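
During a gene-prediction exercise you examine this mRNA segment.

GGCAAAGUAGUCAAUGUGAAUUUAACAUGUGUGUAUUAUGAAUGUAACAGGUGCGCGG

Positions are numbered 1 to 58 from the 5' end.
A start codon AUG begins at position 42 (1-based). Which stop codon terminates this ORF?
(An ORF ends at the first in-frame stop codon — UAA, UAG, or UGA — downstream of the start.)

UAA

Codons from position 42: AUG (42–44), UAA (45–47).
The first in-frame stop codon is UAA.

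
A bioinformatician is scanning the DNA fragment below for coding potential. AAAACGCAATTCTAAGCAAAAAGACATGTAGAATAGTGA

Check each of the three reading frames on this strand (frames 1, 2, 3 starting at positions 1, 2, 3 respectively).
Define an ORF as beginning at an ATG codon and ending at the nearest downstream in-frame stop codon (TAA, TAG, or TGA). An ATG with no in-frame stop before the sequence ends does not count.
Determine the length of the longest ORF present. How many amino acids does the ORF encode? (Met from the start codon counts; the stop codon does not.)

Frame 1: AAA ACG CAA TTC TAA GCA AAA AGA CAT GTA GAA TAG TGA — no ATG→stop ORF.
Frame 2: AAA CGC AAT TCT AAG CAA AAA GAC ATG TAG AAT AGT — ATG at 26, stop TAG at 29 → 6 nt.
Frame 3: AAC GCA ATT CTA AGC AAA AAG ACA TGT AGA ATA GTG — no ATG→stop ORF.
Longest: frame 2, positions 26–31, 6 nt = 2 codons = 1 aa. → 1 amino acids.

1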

* * *

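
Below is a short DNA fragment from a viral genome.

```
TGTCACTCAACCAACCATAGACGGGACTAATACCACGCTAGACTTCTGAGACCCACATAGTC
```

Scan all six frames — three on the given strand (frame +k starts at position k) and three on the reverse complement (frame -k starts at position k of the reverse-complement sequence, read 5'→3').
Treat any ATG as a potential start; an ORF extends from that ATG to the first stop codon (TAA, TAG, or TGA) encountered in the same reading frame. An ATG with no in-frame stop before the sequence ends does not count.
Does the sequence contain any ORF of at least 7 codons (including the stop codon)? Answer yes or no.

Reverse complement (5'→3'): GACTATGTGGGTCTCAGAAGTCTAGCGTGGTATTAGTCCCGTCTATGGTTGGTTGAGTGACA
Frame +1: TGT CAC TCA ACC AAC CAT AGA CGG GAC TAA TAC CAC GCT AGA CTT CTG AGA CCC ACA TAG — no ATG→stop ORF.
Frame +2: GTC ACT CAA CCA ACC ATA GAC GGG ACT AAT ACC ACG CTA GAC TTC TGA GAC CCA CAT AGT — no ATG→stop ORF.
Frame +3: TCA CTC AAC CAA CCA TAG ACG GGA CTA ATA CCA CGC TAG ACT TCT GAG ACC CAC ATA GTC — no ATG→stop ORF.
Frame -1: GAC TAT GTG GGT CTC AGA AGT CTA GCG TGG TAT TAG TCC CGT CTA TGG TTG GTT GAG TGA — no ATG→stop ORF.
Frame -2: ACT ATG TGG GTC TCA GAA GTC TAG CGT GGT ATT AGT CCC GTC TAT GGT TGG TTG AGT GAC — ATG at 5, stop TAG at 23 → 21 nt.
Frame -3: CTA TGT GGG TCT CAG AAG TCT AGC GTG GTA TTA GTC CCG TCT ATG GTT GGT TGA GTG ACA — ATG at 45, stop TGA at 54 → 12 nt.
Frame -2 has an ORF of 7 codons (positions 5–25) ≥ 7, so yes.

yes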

## TASK TO CARRY OUT
Which lines of the data above contain "reading"? Copy each one.

## RESPONSE BOX
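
Check each of the three reading frames on this strand (frames 1, 2, 3 starting at positions 1, 2, 3 respectively).
Treat any ATG as a potential start; an ORF extends from that ATG to the first stop codon (TAA, TAG, or TGA) encountered in the same reading frame. An ATG with no in-frame stop before the sequence ends does not count.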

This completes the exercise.